* _Stored data_
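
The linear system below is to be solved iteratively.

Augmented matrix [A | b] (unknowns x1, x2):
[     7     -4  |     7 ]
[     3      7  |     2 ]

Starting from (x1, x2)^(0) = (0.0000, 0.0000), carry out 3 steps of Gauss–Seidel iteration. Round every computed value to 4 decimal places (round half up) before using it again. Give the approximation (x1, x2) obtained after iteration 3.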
---
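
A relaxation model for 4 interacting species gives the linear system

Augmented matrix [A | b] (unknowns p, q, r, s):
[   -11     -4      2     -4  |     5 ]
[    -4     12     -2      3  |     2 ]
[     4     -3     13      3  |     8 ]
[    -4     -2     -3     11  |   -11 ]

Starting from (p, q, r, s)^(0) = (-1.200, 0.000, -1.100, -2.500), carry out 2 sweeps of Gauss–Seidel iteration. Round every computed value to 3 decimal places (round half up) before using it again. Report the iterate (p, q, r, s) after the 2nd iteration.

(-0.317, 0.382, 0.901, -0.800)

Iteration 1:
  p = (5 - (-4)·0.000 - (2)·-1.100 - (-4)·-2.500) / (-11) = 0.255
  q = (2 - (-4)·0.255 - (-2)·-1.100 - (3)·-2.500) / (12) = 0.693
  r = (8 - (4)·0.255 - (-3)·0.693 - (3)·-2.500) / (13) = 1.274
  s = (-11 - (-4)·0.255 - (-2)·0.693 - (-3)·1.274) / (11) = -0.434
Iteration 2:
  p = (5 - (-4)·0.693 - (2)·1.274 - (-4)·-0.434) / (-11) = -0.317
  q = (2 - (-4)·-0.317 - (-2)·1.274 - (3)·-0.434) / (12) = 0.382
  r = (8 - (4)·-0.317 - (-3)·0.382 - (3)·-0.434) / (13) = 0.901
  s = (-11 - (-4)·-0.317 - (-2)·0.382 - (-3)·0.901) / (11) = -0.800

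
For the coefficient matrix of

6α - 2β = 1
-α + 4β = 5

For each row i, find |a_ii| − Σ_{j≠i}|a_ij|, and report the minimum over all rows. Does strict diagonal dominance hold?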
--
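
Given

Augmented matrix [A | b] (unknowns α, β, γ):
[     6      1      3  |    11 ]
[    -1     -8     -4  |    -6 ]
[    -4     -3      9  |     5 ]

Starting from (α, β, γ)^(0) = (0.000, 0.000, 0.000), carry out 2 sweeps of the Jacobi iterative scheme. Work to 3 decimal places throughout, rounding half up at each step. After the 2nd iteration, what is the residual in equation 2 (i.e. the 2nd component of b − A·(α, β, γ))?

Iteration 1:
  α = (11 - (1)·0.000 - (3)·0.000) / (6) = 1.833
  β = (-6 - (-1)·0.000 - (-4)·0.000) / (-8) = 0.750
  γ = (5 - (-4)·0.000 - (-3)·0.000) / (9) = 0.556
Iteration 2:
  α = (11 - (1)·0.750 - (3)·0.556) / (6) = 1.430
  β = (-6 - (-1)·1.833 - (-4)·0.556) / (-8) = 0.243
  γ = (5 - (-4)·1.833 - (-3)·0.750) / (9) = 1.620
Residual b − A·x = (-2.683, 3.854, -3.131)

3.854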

* _Assigned task_
Only one stretch of the data above is needed. Restate it word for word, from the line containing "The linear system below" through the line containing "Starting from (x1, x2)^(0)", both ends included.

* _Written answer_
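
The linear system below is to be solved iteratively.

Augmented matrix [A | b] (unknowns x1, x2):
[     7     -4  |     7 ]
[     3      7  |     2 ]

Starting from (x1, x2)^(0) = (0.0000, 0.0000), carry out 3 steps of Gauss–Seidel iteration. Round every computed value to 4 decimal places (round half up) before using it again. Give the approximation (x1, x2) obtained after iteration 3.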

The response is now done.